- **TASK OBJECTIVE**: Output exactly the lines from the one with "Is x = 540 an" through the last line of the data below, both included, and nothing more.

====================

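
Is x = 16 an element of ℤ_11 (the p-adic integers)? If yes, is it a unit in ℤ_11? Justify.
x ∈ ℤ_11^× (unit); v_11(x) = 0

ℤ_11 = {x ∈ ℚ_11 : v_11(x) ≥ 0} and ℤ_11^× = {x ∈ ℤ_11 : v_11(x) = 0}. Here v_11(16) = v_11(num) − v_11(den) = 0; compare against these criteria.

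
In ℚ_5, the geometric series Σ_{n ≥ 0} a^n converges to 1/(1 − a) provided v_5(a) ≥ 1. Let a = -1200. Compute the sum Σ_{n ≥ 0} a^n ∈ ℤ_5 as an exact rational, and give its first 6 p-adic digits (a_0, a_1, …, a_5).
Σ a^n = 1/(1 − a) = 1/1201;  first 6 digits = (1, 0, 2, 0, 2, 0)

v_5(a) = 2 ≥ 1, so the series converges in ℤ_5 to 1/(1 − a) = 1/(1 − (-1200)) = 1/1201. Expand this rational in ℤ_5: compute digits iteratively via d_i = x_i mod 5, x_{i+1} = (x_i − d_i)/5. The first 6 digits are (1, 0, 2, 0, 2, 0).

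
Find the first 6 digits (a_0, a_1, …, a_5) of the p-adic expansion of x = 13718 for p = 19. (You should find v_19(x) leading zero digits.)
(a_0, …, a_5) = (0, 0, 0, 2, 0, 0)

v_19(13718) = 3, so a_0 = ... = a_2 = 0. Factor out: x = 19^3 · u with u = 2 a unit in ℤ_19. Expand u iteratively via a_{v+i} = u_i mod 19, u_{i+1} = (u_i − a_{v+i})/19:
  u_0 = 2;  a_3 = 2;  u_1 = (u_0 − 2)/19 = 0
  u_1 = 0;  a_4 = 0;  u_2 = (u_1 − 0)/19 = 0
  u_2 = 0;  a_5 = 0;  u_3 = (u_2 − 0)/19 = 0
Digits: (0, 0, 0, 2, 0, 0).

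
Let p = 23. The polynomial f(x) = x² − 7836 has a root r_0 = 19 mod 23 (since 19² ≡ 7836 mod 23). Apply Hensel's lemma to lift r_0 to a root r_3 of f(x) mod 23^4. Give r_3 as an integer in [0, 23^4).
r_3 = 264841 (mod 279841)

Hensel's recurrence: r_{i+1} = r_i − f(r_i)·(f′(r_i))^{-1} mod 23^{i+2}, with f′(x) = 2x. Iterate:
  r_0 = 19 (mod 23)
  r_1 = 341 (mod 529)
  r_2 = 9334 (mod 12167)
  r_3 = 264841 (mod 279841)
Final: r_3 = 264841, and one checks f(r_3) ≡ 0 mod 23^4.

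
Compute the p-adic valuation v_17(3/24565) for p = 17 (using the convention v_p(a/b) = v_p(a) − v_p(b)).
v_17(3/24565) = -3

Factor powers of 17 from the numerator and denominator of the reduced fraction: 3 = 17^0 · 3 and 24565 = 17^3 · 5. Apply v_p(a/b) = v_p(a) − v_p(b): v_17(3/24565) = 0 − 3 = -3.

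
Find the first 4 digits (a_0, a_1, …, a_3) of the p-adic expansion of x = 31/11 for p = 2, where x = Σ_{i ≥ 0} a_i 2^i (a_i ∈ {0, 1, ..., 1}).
(a_0, …, a_3) = (1, 0, 1, 1)

v_2(31/11) = 0 (numerator and denominator both coprime to 2), so x ∈ ℤ_2^×. Compute digits iteratively via a_i = x_i mod 2, x_{i+1} = (x_i − a_i)/2, with x_0 = x:
  x_0 = 31/11;  a_0 = 1;  x_1 = (x_0 − 1)/2 = 10/11
  x_1 = 10/11;  a_1 = 0;  x_2 = (x_1 − 0)/2 = 5/11
  x_2 = 5/11;  a_2 = 1;  x_3 = (x_2 − 1)/2 = -3/11
  x_3 = -3/11;  a_3 = 1;  x_4 = (x_3 − 1)/2 = -7/11
Digits: (1, 0, 1, 1).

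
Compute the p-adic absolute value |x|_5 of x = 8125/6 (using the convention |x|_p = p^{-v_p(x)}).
|8125/6|_5 = 1/625

Step 1 — compute v_5(x) by factoring powers of 5 out of the numerator and denominator: v_5(8125/6) = 4. Step 2 — apply |x|_p = p^{-v_p(x)} = 5^{-4} = 1/625.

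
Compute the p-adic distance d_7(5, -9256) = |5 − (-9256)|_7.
d_7(5, -9256) = 1/343

Step 1 — x − y = 5 − (-9256) = 9261. Step 2 — v_7(9261) = 3 (factor: 9261 = (7^3 · 27); the sign does not affect v_p). Step 3 — |x − y|_7 = 7^{-3} = 1/343.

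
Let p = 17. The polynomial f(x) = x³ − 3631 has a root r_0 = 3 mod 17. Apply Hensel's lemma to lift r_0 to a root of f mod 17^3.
r_2 = 3947 (mod 4913)

Hensel: r_{i+1} = r_i − f(r_i)/f′(r_i) mod 17^{i+2}, where f′(x) = 3x². Iterate:
  r_0 = 3 (mod 17)
  r_1 = 190 (mod 289)
  r_2 = 3947 (mod 4913)
Final: r = 3947 with f(r) ≡ 0 mod 17^3.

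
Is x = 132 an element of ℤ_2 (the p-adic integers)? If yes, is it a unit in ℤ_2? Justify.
x ∈ ℤ_2 but not a unit; v_2(x) = 2 > 0

ℤ_2 = {x ∈ ℚ_2 : v_2(x) ≥ 0} and ℤ_2^× = {x ∈ ℤ_2 : v_2(x) = 0}. Here v_2(132) = v_2(num) − v_2(den) = 2; compare against these criteria.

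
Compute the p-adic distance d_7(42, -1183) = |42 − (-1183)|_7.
d_7(42, -1183) = 1/49

Step 1 — x − y = 42 − (-1183) = 1225. Step 2 — v_7(1225) = 2 (factor: 1225 = (7^2 · 25); the sign does not affect v_p). Step 3 — |x − y|_7 = 7^{-2} = 1/49.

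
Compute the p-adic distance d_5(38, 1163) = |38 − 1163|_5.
d_5(38, 1163) = 1/125

Step 1 — x − y = 38 − 1163 = -1125. Step 2 — v_5(-1125) = 3 (factor: -1125 = −(5^3 · 9); the sign does not affect v_p). Step 3 — |x − y|_5 = 5^{-3} = 1/125.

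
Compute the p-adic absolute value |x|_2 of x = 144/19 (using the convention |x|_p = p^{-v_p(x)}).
|144/19|_2 = 1/16

Step 1 — compute v_2(x) by factoring powers of 2 out of the numerator and denominator: v_2(144/19) = 4. Step 2 — apply |x|_p = p^{-v_p(x)} = 2^{-4} = 1/16.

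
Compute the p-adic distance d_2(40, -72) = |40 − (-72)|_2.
d_2(40, -72) = 1/16

Step 1 — x − y = 40 − (-72) = 112. Step 2 — v_2(112) = 4 (factor: 112 = (2^4 · 7); the sign does not affect v_p). Step 3 — |x − y|_2 = 2^{-4} = 1/16.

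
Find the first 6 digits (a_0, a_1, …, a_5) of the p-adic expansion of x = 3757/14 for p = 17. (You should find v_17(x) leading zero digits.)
(a_0, …, a_5) = (0, 0, 7, 13, 15, 10)

v_17(3757/14) = 2, so a_0 = ... = a_1 = 0. Factor out: x = 17^2 · u with u = 13/14 a unit in ℤ_17. Expand u iteratively via a_{v+i} = u_i mod 17, u_{i+1} = (u_i − a_{v+i})/17:
  u_0 = 13/14;  a_2 = 7;  u_1 = (u_0 − 7)/17 = -5/14
  u_1 = -5/14;  a_3 = 13;  u_2 = (u_1 − 13)/17 = -11/14
  u_2 = -11/14;  a_4 = 15;  u_3 = (u_2 − 15)/17 = -13/14
  u_3 = -13/14;  a_5 = 10;  u_4 = (u_3 − 10)/17 = -9/14
Digits: (0, 0, 7, 13, 15, 10).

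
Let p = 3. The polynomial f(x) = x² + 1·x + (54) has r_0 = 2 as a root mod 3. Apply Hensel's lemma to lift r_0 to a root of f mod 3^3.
r_2 = 26 (mod 27)

Hensel: r_{i+1} = r_i − f(r_i)·(f′(r_i))^{-1} mod 3^{i+2}, f′(x) = 2x + 1. Iterate:
  r_0 = 2 (mod 3)
  r_1 = 8 (mod 9)
  r_2 = 26 (mod 27)
Final: r = 26 satisfies f(r) ≡ 0 mod 3^3.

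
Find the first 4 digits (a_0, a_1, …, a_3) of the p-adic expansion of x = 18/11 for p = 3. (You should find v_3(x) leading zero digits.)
(a_0, …, a_3) = (0, 0, 1, 0)

v_3(18/11) = 2, so a_0 = ... = a_1 = 0. Factor out: x = 3^2 · u with u = 2/11 a unit in ℤ_3. Expand u iteratively via a_{v+i} = u_i mod 3, u_{i+1} = (u_i − a_{v+i})/3:
  u_0 = 2/11;  a_2 = 1;  u_1 = (u_0 − 1)/3 = -3/11
  u_1 = -3/11;  a_3 = 0;  u_2 = (u_1 − 0)/3 = -1/11
Digits: (0, 0, 1, 0).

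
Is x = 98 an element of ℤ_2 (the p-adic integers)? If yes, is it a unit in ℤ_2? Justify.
x ∈ ℤ_2 but not a unit; v_2(x) = 1 > 0

ℤ_2 = {x ∈ ℚ_2 : v_2(x) ≥ 0} and ℤ_2^× = {x ∈ ℤ_2 : v_2(x) = 0}. Here v_2(98) = v_2(num) − v_2(den) = 1; compare against these criteria.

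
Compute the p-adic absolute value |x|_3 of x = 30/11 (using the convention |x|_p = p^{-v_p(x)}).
|30/11|_3 = 1/3

Step 1 — compute v_3(x) by factoring powers of 3 out of the numerator and denominator: v_3(30/11) = 1. Step 2 — apply |x|_p = p^{-v_p(x)} = 3^{-1} = 1/3.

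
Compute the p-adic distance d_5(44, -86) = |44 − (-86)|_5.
d_5(44, -86) = 1/5

Step 1 — x − y = 44 − (-86) = 130. Step 2 — v_5(130) = 1 (factor: 130 = (5^1 · 26); the sign does not affect v_p). Step 3 — |x − y|_5 = 5^{-1} = 1/5.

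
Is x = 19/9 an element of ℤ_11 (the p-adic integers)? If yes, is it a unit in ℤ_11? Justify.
x ∈ ℤ_11^× (unit); v_11(x) = 0

ℤ_11 = {x ∈ ℚ_11 : v_11(x) ≥ 0} and ℤ_11^× = {x ∈ ℤ_11 : v_11(x) = 0}. Here v_11(19/9) = v_11(num) − v_11(den) = 0; compare against these criteria.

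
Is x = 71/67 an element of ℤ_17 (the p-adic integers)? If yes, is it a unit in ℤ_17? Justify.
x ∈ ℤ_17^× (unit); v_17(x) = 0

ℤ_17 = {x ∈ ℚ_17 : v_17(x) ≥ 0} and ℤ_17^× = {x ∈ ℤ_17 : v_17(x) = 0}. Here v_17(71/67) = v_17(num) − v_17(den) = 0; compare against these criteria.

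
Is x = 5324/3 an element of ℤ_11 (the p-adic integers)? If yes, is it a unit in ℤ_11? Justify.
x ∈ ℤ_11 but not a unit; v_11(x) = 3 > 0

ℤ_11 = {x ∈ ℚ_11 : v_11(x) ≥ 0} and ℤ_11^× = {x ∈ ℤ_11 : v_11(x) = 0}. Here v_11(5324/3) = v_11(num) − v_11(den) = 3; compare against these criteria.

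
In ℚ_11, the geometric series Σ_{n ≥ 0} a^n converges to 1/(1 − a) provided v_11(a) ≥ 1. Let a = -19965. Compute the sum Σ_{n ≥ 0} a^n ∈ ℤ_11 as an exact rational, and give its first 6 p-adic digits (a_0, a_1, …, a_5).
Σ a^n = 1/(1 − a) = 1/19966;  first 6 digits = (1, 0, 0, 7, 9, 10)

v_11(a) = 3 ≥ 1, so the series converges in ℤ_11 to 1/(1 − a) = 1/(1 − (-19965)) = 1/19966. Expand this rational in ℤ_11: compute digits iteratively via d_i = x_i mod 11, x_{i+1} = (x_i − d_i)/11. The first 6 digits are (1, 0, 0, 7, 9, 10).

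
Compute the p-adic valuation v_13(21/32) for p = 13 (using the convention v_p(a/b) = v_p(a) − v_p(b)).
v_13(21/32) = 0

Factor powers of 13 from the numerator and denominator of the reduced fraction: 21 = 13^0 · 21 and 32 = 13^0 · 32. Apply v_p(a/b) = v_p(a) − v_p(b): v_13(21/32) = 0 − 0 = 0.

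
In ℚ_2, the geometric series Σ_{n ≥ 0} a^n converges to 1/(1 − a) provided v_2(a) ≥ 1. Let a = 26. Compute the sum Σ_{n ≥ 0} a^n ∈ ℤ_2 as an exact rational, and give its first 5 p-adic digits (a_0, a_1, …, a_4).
Σ a^n = 1/(1 − a) = -1/25;  first 5 digits = (1, 1, 1, 0, 1)

v_2(a) = 1 ≥ 1, so the series converges in ℤ_2 to 1/(1 − a) = 1/(1 − 26) = -1/25. Expand this rational in ℤ_2: compute digits iteratively via d_i = x_i mod 2, x_{i+1} = (x_i − d_i)/2. The first 5 digits are (1, 1, 1, 0, 1).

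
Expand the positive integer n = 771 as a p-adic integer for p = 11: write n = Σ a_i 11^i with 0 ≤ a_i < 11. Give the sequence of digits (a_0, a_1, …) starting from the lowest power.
(a_0, a_1, …) = (1, 4, 6)

Repeated division by 11 gives the digits low-to-high: 771 = 1 + 4·11^1 + 6·11^2. Digit sequence: (1, 4, 6).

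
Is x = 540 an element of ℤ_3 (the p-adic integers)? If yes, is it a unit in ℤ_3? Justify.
x ∈ ℤ_3 but not a unit; v_3(x) = 3 > 0

ℤ_3 = {x ∈ ℚ_3 : v_3(x) ≥ 0} and ℤ_3^× = {x ∈ ℤ_3 : v_3(x) = 0}. Here v_3(540) = v_3(num) − v_3(den) = 3; compare against these criteria.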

====================

- **ANSWER TO THIS EXERCISE**:
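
Is x = 540 an element of ℤ_3 (the p-adic integers)? If yes, is it a unit in ℤ_3? Justify.
x ∈ ℤ_3 but not a unit; v_3(x) = 3 > 0

ℤ_3 = {x ∈ ℚ_3 : v_3(x) ≥ 0} and ℤ_3^× = {x ∈ ℤ_3 : v_3(x) = 0}. Here v_3(540) = v_3(num) − v_3(den) = 3; compare against these criteria.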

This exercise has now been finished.